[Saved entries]
--- START ---

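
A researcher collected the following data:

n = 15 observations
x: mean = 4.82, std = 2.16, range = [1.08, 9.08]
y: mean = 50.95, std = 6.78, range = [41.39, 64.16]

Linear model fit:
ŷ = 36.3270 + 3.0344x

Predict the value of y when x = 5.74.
ŷ = 53.7445

To predict y for x = 5.74, substitute into the regression equation:

ŷ = 36.3270 + 3.0344 × 5.74
ŷ = 36.3270 + 17.4175
ŷ = 53.7445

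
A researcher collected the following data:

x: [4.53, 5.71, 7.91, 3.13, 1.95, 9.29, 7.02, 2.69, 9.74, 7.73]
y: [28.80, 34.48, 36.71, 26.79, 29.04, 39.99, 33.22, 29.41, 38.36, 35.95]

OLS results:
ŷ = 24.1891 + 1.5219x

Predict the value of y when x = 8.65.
ŷ = 37.3535

Plug x = 8.65 into the fitted line:

ŷ = 24.1891 + 1.5219 × 8.65
ŷ = 24.1891 + 13.1644
ŷ = 37.3535

This is a point prediction; actual observations scatter around it by roughly the residual standard deviation.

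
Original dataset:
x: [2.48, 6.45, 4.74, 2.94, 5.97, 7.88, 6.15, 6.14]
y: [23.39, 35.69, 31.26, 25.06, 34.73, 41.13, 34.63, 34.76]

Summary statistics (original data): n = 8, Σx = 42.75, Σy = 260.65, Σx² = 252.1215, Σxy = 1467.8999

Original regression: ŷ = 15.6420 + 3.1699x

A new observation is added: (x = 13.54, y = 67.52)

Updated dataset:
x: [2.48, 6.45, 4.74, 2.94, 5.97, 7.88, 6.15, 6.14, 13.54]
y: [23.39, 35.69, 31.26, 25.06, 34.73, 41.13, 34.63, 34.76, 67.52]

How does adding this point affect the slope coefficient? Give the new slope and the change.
New slope β₁ = 3.9525 versus 3.1699 before: a change of +0.7826 (+24.7%).

x = 13.54 lies well outside the original x-range [2.48, 7.88] (x̄ ≈ 5.34), so this observation has high leverage and can move the slope substantially.

Step 1: Update the sums with the new point (n goes from 8 to 9)
Σx  = 42.75 + 13.54 = 56.29
Σy  = 260.65 + 67.52 = 328.17
Σx² = 252.1215 + 13.54² = 252.1215 + 183.3316 = 435.4531
Σxy = 1467.8999 + 13.54×67.52 = 1467.8999 + 914.2208 = 2382.1207

Step 2: Recompute the slope with b₁ = (nΣxy − ΣxΣy) / (nΣx² − (Σx)²)
Numerator   = 9×2382.1207 − 56.29×328.17 = 21439.0863 − 18472.6893 = 2966.3970
Denominator = 9×435.4531 − 56.29² = 3919.0779 − 3168.5641 = 750.5138
b₁(new) = 2966.3970 / 750.5138 = 3.9525

(Same formula on the original sums: (8×1467.8999 − 42.75×260.65) / (8×252.1215 − 42.75²) = 600.4117 / 189.4095 = 3.1699, matching the given fit.)

Step 3: Change in slope
Δβ₁ = 3.9525 − 3.1699 = +0.7826
Relative change = +0.7826 / 3.1699 × 100% = +24.7%
→ the slope increases when the point is added.

Because the point sits above the extension of the original line at a high-leverage x, it tilts the fit up.
In practice: check such a point for data-entry or measurement error.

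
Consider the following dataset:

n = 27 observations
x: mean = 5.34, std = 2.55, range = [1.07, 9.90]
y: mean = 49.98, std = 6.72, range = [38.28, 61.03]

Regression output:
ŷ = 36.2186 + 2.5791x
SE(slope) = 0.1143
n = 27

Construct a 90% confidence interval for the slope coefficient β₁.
The 90% CI for β₁ is (2.3839, 2.7743)

Confidence interval for the slope:

The 90% CI for β₁ is: β̂₁ ± t*(α/2, n-2) × SE(β̂₁)

Step 1: Find critical t-value
- Confidence level = 0.9
- Degrees of freedom = n - 2 = 27 - 2 = 25
- t*(α/2, 25) = 1.7081

Step 2: Calculate margin of error
Margin = 1.7081 × 0.1143 = 0.1952

Step 3: Construct interval
CI = 2.5791 ± 0.1952
CI = (2.3839, 2.7743)

Interpretation: intervals built this way capture the true β₁ in 90% of repeated samples; here the plausible range for the per-unit effect of x on y is 2.3839 to 2.7743.
Since 0 is outside the interval, a two-sided test at α = 0.10 would reject H₀: β₁ = 0.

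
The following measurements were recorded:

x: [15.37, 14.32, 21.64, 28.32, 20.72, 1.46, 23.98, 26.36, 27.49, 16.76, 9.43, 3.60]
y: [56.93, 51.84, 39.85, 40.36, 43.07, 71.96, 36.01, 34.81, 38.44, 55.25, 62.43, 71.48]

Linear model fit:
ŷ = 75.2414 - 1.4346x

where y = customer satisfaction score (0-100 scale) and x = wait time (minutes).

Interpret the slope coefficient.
On average, satisfaction score is about 1.4346 points lower for every extra minute of wait time.

The slope coefficient β₁ = -1.4346 represents the marginal effect of wait time on satisfaction score.

Interpretation:
- Wait time up by 1 minute → predicted satisfaction score decreases by 1.4346 points
- The effect is assumed constant over the observed range of x (linearity)

The intercept β₀ = 75.2414 is the predicted satisfaction score when wait time = 0; since the smallest observed x is 1.46, this is an extrapolation and mainly anchors the line.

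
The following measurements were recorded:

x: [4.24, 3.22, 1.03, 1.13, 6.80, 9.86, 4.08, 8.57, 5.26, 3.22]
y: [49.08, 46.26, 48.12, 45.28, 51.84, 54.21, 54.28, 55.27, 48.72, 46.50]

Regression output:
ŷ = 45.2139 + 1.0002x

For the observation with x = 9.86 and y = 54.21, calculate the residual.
Residual = -0.8659

The residual is the difference between the actual value and the predicted value:

Residual = y - ŷ

Step 1: Calculate predicted value
ŷ = 45.2139 + 1.0002 × 9.86
ŷ = 55.0759

Step 2: Calculate residual
Residual = 54.21 - 55.0759
Residual = -0.8659

Interpretation: the model overestimates the actual value by 0.8659 at this point (negative residual → observation lies below the fitted line).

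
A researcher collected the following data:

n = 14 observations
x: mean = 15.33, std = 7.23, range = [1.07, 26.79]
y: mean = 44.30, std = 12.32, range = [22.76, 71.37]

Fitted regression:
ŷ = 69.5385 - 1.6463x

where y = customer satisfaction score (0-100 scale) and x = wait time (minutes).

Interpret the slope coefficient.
An increase of one minute in wait time is associated with a 1.6463 points decrease in predicted satisfaction score.

β₁ = -1.6463 is the change in predicted satisfaction score (points) per additional minute of wait time.

Interpretation:
- Wait time up by 1 minute → predicted satisfaction score decreases by 1.6463 points
- The effect is assumed constant over the observed range of x (linearity)
- The slope describes association in these data, not necessarily a causal effect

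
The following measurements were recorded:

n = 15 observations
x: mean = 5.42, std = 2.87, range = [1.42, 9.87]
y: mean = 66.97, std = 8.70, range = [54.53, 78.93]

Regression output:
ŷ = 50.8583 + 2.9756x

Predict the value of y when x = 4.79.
ŷ = 65.1114

x = 4.79 lies inside the observed range [1.42, 9.87], so the fitted equation applies directly:

ŷ = 50.8583 + 2.9756 × 4.79
ŷ = 50.8583 + 14.2531
ŷ = 65.1114

This is a point prediction; actual observations scatter around it by roughly the residual standard deviation.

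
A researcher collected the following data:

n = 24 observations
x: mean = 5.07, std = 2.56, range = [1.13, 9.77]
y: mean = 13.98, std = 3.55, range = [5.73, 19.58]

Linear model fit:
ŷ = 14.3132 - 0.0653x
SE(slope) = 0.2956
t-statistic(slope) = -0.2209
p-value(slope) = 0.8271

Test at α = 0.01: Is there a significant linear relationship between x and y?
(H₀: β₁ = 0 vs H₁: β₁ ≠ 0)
Fail to reject H₀: p-value = 0.8271 ≥ α = 0.01. The linear relationship is not significant at the 1% level.

Hypothesis test for the slope coefficient:

H₀: β₁ = 0 (no linear relationship)
H₁: β₁ ≠ 0 (linear relationship exists)

Test statistic: t = β̂₁ / SE(β̂₁) = -0.0653 / 0.2956 = -0.2209

With df = 22, the two-sided p-value for |t| = 0.2209 is 0.8271.

Decision rule: reject H₀ if p-value < α.
p-value = 0.8271 ≥ α = 0.01 → fail to reject H₀.

At α = 0.01 the data do not provide convincing evidence of a nonzero slope.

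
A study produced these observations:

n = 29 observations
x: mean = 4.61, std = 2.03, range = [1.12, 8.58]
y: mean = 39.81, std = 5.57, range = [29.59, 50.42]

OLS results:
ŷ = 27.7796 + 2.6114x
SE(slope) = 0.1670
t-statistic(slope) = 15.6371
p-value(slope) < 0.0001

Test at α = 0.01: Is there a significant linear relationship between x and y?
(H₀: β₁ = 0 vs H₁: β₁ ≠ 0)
Since p-value < 0.0001 < α = 0.01, reject H₀ — the slope is significantly different from 0.

Hypothesis test for the slope coefficient:

H₀: β₁ = 0 (no linear relationship)
H₁: β₁ ≠ 0 (linear relationship exists)

Test statistic: t = β̂₁ / SE(β̂₁) = 2.6114 / 0.1670 = 15.6371

The p-value (<0.0001) is the probability, under H₀, of a t-statistic at least as extreme as |t| = 15.6371 (two-sided, df = n − 2 = 27).

Decision rule: reject H₀ if p-value < α.
p-value < 0.0001 < α = 0.01 → reject H₀.

Conclusion: the linear association between x and y is significant at the 1% level.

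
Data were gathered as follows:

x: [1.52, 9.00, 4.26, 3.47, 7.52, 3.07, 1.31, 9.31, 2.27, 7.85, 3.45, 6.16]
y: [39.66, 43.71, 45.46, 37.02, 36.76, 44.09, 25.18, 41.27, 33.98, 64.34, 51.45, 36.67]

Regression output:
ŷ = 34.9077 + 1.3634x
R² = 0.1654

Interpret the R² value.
The model explains 16.54% of the variance in y (R² = 0.1654), leaving 83.46% unexplained; the fit is weak.

R² (coefficient of determination) measures the proportion of variance in y explained by the regression model.

Here R² = 0.1654:
- Explained: 16.54% of the variation in y
- Unexplained (residual): 100% − 16.54% = 83.46%
- Rule of thumb (below 0.3 weak; 0.3 to below 0.7 moderate; 0.7 and above strong) → weak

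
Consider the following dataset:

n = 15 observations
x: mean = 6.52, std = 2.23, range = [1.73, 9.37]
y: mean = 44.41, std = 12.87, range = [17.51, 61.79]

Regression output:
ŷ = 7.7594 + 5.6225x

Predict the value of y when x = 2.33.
ŷ = 20.8598

Plug x = 2.33 into the fitted line:

ŷ = 7.7594 + 5.6225 × 2.33
ŷ = 7.7594 + 13.1004
ŷ = 20.8598

This is the fitted mean response at that x — an individual observation would come with a wider prediction interval.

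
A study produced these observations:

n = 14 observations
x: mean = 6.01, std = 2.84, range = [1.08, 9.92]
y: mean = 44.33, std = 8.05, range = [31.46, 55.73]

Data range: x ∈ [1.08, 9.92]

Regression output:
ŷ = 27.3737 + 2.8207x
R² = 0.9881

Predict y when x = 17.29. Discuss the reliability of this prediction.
The equation gives ŷ = 76.1436; however x = 17.29 is 7.37 units above the observed range, so this extrapolated value should not be trusted.

Prediction calculation:
ŷ = 27.3737 + 2.8207 × 17.29
ŷ = 76.1436

Reliability:
- Data range: x ∈ [1.08, 9.92]
- Prediction point: x = 17.29 is 7.37 units above the observed range → this is EXTRAPOLATION, not interpolation

Why that matters here:
- The linear relationship may not hold outside the observed range
- The standard error of prediction grows with (x − x̄)², and x = 17.29 is far from x̄ = 6.01

Report the number if required, but flag clearly that it is an extrapolation.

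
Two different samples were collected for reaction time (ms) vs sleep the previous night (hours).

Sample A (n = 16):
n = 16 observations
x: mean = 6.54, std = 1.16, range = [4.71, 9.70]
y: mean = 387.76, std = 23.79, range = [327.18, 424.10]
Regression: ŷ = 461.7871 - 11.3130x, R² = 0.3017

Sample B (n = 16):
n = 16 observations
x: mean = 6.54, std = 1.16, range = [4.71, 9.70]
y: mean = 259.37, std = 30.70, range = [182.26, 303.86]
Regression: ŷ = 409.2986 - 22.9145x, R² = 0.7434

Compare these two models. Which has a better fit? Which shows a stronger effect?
Model B has the better fit (R² = 0.7434 vs 0.3017). Model B shows the stronger effect (|β₁| = 22.9145 vs 11.3130).

Model Comparison:

Fit — compare R²:
- Model A: R² = 0.3017 → 30.17% of variance in reaction time explained
- Model B: R² = 0.7434 → 74.34% of variance in reaction time explained
- 0.7434 > 0.3017 → Model B has the better fit

Effect size (slope magnitude):
- Model A: β₁ = -11.3130 → predicted reaction time falls 11.3130 ms per additional hour of sleep
- Model B: β₁ = -22.9145 → predicted reaction time falls 22.9145 ms per additional hour of sleep
- |-11.3130| < |-22.9145| → Model B shows the stronger marginal effect

Notes:
- The two samples could reflect different populations, time periods, or measurement quality.
- A steeper slope doesn't make a better model if the scatter around the line is large.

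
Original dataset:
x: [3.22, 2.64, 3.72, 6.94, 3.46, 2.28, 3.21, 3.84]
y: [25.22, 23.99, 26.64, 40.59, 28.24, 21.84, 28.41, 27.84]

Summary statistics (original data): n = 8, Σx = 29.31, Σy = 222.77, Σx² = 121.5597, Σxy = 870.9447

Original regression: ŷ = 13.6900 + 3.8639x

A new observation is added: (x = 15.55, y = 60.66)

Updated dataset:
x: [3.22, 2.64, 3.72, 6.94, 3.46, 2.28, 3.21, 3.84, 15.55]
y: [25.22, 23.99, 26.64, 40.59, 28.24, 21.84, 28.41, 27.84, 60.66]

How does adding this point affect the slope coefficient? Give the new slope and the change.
The slope changes from 3.8639 to 2.8725 (change of -0.9914, or -25.7%).

The new point has HIGH LEVERAGE: x = 15.55 is far from the original mean x̄ = 29.31/8 ≈ 3.66 (original range [2.28, 6.94]).

Step 1: Update the sums with the new point (n goes from 8 to 9)
Σx  = 29.31 + 15.55 = 44.86
Σy  = 222.77 + 60.66 = 283.43
Σx² = 121.5597 + 15.55² = 121.5597 + 241.8025 = 363.3622
Σxy = 870.9447 + 15.55×60.66 = 870.9447 + 943.2630 = 1814.2077

Step 2: Recompute the slope with b₁ = (nΣxy − ΣxΣy) / (nΣx² − (Σx)²)
Numerator   = 9×1814.2077 − 44.86×283.43 = 16327.8693 − 12714.6698 = 3613.1995
Denominator = 9×363.3622 − 44.86² = 3270.2598 − 2012.4196 = 1257.8402
b₁(new) = 3613.1995 / 1257.8402 = 2.8725

(Same formula on the original sums: (8×870.9447 − 29.31×222.77) / (8×121.5597 − 29.31²) = 438.1689 / 113.4015 = 3.8639, matching the given fit.)

Step 3: Change in slope
Δβ₁ = 2.8725 − 3.8639 = -0.9914
Relative change = -0.9914 / 3.8639 × 100% = -25.7%
→ the slope decreases when the point is added.

Because the point sits below the extension of the original line at a high-leverage x, it tilts the fit down.
In practice: check such a point for data-entry or measurement error; refit with and without it and report both if conclusions differ.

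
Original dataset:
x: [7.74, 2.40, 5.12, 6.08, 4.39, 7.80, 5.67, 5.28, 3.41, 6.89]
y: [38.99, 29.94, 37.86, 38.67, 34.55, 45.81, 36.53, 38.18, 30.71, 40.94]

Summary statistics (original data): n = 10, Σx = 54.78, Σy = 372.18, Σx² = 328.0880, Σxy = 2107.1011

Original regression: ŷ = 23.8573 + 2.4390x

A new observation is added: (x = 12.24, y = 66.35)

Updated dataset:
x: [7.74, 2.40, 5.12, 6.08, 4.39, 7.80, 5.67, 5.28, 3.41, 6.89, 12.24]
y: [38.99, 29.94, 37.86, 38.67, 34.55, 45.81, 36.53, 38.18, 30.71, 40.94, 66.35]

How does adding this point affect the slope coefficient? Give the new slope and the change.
Adding the point moves β₁ from 2.4390 to 3.5558, i.e. it increases by 1.1168 (+45.8%).

x = 12.24 lies well outside the original x-range [2.40, 7.80] (x̄ ≈ 5.48), so this observation has high leverage and can move the slope substantially.

Step 1: Update the sums with the new point (n goes from 10 to 11)
Σx  = 54.78 + 12.24 = 67.02
Σy  = 372.18 + 66.35 = 438.53
Σx² = 328.0880 + 12.24² = 328.0880 + 149.8176 = 477.9056
Σxy = 2107.1011 + 12.24×66.35 = 2107.1011 + 812.1240 = 2919.2251

Step 2: Recompute the slope with b₁ = (nΣxy − ΣxΣy) / (nΣx² − (Σx)²)
Numerator   = 11×2919.2251 − 67.02×438.53 = 32111.4761 − 29390.2806 = 2721.1955
Denominator = 11×477.9056 − 67.02² = 5256.9616 − 4491.6804 = 765.2812
b₁(new) = 2721.1955 / 765.2812 = 3.5558

(Same formula on the original sums: (10×2107.1011 − 54.78×372.18) / (10×328.0880 − 54.78²) = 682.9906 / 280.0316 = 2.4390, matching the given fit.)

Step 3: Change in slope
Δβ₁ = 3.5558 − 2.4390 = +1.1168
Relative change = +1.1168 / 2.4390 × 100% = +45.8%
→ the slope increases when the point is added.

A high-leverage point only changes the slope if it is off the original line; here y = 66.35 is above the original trend, so the slope increases.
In practice: check such a point for data-entry or measurement error.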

--- END ---

Among the entries above, find the line with "x: [3.22, 2.64, 3.72, 6.94, 3.46, 2.28, 3.21, 3.84, 15.55]" and the line with "28.41, 27.84, 60.66]"; give again exactly these two lines and all lines between them.

■ SOLUTION TO THIS PROBLEM ■
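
x: [3.22, 2.64, 3.72, 6.94, 3.46, 2.28, 3.21, 3.84, 15.55]
y: [25.22, 23.99, 26.64, 40.59, 28.24, 21.84, 28.41, 27.84, 60.66]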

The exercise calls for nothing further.